◆ What to work on
Your answer should be an exact copy of the lines from the start of the entries to the line containing "composite = u3", both included.

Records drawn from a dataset
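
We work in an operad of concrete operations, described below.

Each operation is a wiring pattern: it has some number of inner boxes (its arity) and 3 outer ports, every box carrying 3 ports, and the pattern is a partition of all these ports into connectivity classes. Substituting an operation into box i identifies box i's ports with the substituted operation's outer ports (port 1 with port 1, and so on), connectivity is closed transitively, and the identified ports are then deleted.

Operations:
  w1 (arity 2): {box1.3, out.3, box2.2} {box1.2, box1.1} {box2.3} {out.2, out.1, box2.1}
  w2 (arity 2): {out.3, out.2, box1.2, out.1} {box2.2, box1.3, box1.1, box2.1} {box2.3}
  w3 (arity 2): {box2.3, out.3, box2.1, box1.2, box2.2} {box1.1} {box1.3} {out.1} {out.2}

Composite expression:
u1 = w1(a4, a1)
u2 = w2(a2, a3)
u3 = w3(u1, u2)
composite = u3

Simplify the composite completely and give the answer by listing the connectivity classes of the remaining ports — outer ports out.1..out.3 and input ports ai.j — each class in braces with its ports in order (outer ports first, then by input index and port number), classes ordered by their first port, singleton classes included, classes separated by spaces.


{out.1} {out.2} {out.3, a1.1, a2.2} {a1.2, a4.3} {a1.3} {a2.1, a2.3, a3.1, a3.2} {a3.3} {a4.1, a4.2}

After gluing at w3, chains via deleted ports link the a-ports.
stage w1: inputs (a4, a1), connectivity {out.1, out.2, a1.1} {out.3, a1.2, a4.3} {a1.3} {a4.1, a4.2}, out.j its boundary
stage w2: inputs (a2, a3), connectivity {out.1, out.2, out.3, a2.2} {a2.1, a2.3, a3.1, a3.2} {a3.3}, out.j its boundary
stage w3: inputs (a4, a1, a2, a3), connectivity {out.1} {out.2} {out.3, a1.1, a2.2} {a1.2, a4.3} {a1.3} {a2.1, a2.3, a3.1, a3.2} {a3.3} {a4.1, a4.2}, out.j its boundary


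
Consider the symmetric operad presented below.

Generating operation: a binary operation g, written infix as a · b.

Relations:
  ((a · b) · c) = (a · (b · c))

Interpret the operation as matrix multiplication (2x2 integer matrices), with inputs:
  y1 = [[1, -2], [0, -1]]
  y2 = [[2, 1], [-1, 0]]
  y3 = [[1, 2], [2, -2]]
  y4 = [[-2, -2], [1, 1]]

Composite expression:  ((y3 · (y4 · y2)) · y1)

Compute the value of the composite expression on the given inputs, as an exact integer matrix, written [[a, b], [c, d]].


(y4 · y2) = [[-2, -2], [1, 1]]
(y3 · (y4 · y2)) = [[0, 0], [-6, -6]]
((y3 · (y4 · y2)) · y1) = [[0, 0], [-6, 18]]

[[0, 0], [-6, 18]]


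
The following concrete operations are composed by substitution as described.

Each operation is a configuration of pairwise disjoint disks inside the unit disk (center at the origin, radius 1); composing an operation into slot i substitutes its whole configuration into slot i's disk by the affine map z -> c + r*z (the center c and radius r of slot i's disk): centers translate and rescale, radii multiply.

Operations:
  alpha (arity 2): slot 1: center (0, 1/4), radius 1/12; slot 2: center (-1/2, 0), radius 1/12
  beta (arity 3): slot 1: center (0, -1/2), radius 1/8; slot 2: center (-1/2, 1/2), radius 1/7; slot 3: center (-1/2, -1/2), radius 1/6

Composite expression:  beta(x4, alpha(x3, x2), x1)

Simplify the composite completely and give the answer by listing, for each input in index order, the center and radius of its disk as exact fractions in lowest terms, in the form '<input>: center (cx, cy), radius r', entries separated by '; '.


x1: center (-1/2, -1/2), radius 1/6; x2: center (-4/7, 1/2), radius 1/84; x3: center (-1/2, 15/28), radius 1/84; x4: center (0, -1/2), radius 1/8


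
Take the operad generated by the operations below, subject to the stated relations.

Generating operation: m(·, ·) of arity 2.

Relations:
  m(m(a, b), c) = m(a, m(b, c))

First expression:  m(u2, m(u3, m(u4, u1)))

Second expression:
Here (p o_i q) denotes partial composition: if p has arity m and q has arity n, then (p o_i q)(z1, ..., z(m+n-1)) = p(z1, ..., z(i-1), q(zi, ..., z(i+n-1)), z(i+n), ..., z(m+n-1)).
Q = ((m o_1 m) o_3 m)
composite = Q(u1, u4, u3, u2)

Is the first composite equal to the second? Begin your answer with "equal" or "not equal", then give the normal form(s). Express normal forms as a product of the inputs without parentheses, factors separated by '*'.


not equal; the first gives u2 * u3 * u4 * u1 and the second u1 * u4 * u3 * u2

Reducing the first expression gives u2 * u3 * u4 * u1
Reducing the second expression gives u1 * u4 * u3 * u2
Different reductions; not equal.


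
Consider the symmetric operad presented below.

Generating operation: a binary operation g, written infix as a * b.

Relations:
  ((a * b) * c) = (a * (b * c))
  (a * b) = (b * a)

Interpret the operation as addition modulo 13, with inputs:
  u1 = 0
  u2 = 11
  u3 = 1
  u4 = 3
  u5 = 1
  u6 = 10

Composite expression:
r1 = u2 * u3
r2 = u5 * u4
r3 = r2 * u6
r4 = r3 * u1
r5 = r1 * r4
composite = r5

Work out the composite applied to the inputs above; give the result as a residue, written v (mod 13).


(u2 * u3) = 12
(u5 * u4) = 4
((u5 * u4) * u6) = 1
(((u5 * u4) * u6) * u1) = 1
((u2 * u3) * (((u5 * u4) * u6) * u1)) = 0

0 (mod 13)


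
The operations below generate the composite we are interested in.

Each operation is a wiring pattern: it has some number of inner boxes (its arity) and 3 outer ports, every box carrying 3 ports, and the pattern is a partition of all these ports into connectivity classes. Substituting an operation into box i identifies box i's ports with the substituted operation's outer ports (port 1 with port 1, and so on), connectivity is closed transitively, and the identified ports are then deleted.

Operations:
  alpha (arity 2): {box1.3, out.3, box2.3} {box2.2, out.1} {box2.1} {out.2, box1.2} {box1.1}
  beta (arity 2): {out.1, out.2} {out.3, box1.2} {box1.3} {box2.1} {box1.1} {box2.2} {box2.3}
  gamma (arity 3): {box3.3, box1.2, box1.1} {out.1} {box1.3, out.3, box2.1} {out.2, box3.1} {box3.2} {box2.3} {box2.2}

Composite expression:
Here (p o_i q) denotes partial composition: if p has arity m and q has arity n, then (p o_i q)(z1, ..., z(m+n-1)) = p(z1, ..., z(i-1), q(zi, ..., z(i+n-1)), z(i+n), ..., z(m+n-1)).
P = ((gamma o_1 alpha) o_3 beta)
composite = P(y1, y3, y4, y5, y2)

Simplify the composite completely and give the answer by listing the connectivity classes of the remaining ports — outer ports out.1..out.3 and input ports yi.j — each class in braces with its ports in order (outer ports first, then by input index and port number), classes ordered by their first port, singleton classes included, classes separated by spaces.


{out.1} {out.2, y2.1} {out.3, y1.3, y3.3} {y1.1} {y1.2, y2.3, y3.2} {y2.2} {y3.1} {y4.1} {y4.2} {y4.3} {y5.1} {y5.2} {y5.3}

Substituting into gamma glues patterns; closure does the rest.
through alpha, on inputs (y1, y3): {out.1, y3.2} {out.2, y1.2} {out.3, y1.3, y3.3} {y1.1} {y3.1} (out.j = stage outer ports)
through beta, on inputs (y4, y5): {out.1, out.2} {out.3, y4.2} {y4.1} {y4.3} {y5.1} {y5.2} {y5.3} (out.j = stage outer ports)
through gamma, on inputs (y1, y3, y4, y5, y2): {out.1} {out.2, y2.1} {out.3, y1.3, y3.3} {y1.1} {y1.2, y2.3, y3.2} {y2.2} {y3.1} {y4.1} {y4.2} {y4.3} {y5.1} {y5.2} {y5.3} (out.j = stage outer ports)


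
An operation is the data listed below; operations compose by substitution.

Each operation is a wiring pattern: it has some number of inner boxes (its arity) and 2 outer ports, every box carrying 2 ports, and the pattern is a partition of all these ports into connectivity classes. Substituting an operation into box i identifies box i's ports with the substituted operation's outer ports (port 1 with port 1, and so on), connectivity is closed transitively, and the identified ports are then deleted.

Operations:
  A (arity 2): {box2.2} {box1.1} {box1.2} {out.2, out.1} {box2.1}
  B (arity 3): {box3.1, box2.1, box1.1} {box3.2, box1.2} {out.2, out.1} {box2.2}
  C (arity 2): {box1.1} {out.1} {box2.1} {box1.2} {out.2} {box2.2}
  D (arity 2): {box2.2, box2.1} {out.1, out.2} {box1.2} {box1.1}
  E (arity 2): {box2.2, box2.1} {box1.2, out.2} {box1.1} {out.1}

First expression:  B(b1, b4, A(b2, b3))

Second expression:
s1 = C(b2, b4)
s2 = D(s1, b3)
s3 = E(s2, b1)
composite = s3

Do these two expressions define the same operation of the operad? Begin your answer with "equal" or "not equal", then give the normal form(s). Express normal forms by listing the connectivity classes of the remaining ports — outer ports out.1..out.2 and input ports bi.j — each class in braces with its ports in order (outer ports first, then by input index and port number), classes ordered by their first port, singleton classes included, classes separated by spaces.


not equal: they reduce to {out.1, out.2} {b1.1, b1.2, b4.1} {b2.1} {b2.2} {b3.1} {b3.2} {b4.2} and {out.1} {out.2} {b1.1, b1.2} {b2.1} {b2.2} {b3.1, b3.2} {b4.1} {b4.2}

The first expression, normalized: {out.1, out.2} {b1.1, b1.2, b4.1} {b2.1} {b2.2} {b3.1} {b3.2} {b4.2}
The second expression, normalized: {out.1} {out.2} {b1.1, b1.2} {b2.1} {b2.2} {b3.1, b3.2} {b4.1} {b4.2}
Distinct normal forms: not equal.


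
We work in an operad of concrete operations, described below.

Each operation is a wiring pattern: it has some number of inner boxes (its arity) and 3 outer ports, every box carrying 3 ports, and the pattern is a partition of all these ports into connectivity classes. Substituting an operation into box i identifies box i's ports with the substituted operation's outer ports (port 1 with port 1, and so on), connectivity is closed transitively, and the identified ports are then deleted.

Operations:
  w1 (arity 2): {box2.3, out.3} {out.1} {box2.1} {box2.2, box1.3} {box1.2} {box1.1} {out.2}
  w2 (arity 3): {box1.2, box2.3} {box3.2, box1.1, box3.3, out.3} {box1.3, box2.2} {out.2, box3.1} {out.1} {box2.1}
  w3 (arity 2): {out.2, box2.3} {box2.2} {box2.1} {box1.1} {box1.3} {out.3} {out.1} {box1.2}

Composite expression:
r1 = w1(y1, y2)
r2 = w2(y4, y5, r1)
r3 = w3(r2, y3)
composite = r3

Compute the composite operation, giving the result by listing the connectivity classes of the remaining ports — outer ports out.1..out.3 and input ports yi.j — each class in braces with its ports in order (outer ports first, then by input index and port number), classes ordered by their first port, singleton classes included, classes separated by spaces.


{out.1} {out.2, y3.3} {out.3} {y1.1} {y1.2} {y1.3, y2.2} {y2.1} {y2.3, y4.1} {y3.1} {y3.2} {y4.2, y5.3} {y4.3, y5.2} {y5.1}


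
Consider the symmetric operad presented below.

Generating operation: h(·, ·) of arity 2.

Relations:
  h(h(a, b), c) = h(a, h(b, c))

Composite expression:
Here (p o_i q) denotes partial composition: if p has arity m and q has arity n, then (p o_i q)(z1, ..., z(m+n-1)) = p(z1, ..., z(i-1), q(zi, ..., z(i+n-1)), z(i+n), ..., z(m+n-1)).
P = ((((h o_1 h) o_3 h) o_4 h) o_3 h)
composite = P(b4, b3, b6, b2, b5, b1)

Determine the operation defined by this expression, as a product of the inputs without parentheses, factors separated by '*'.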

◆ Exercise output
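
We work in an operad of concrete operations, described below.

Each operation is a wiring pattern: it has some number of inner boxes (its arity) and 3 outer ports, every box carrying 3 ports, and the pattern is a partition of all these ports into connectivity classes. Substituting an operation into box i identifies box i's ports with the substituted operation's outer ports (port 1 with port 1, and so on), connectivity is closed transitively, and the identified ports are then deleted.

Operations:
  w1 (arity 2): {box1.3, out.3, box2.2} {box1.2, box1.1} {box2.3} {out.2, out.1, box2.1}
  w2 (arity 2): {out.3, out.2, box1.2, out.1} {box2.2, box1.3, box1.1, box2.1} {box2.3}
  w3 (arity 2): {box2.3, out.3, box2.1, box1.2, box2.2} {box1.1} {box1.3} {out.1} {out.2}

Composite expression:
u1 = w1(a4, a1)
u2 = w2(a2, a3)
u3 = w3(u1, u2)
composite = u3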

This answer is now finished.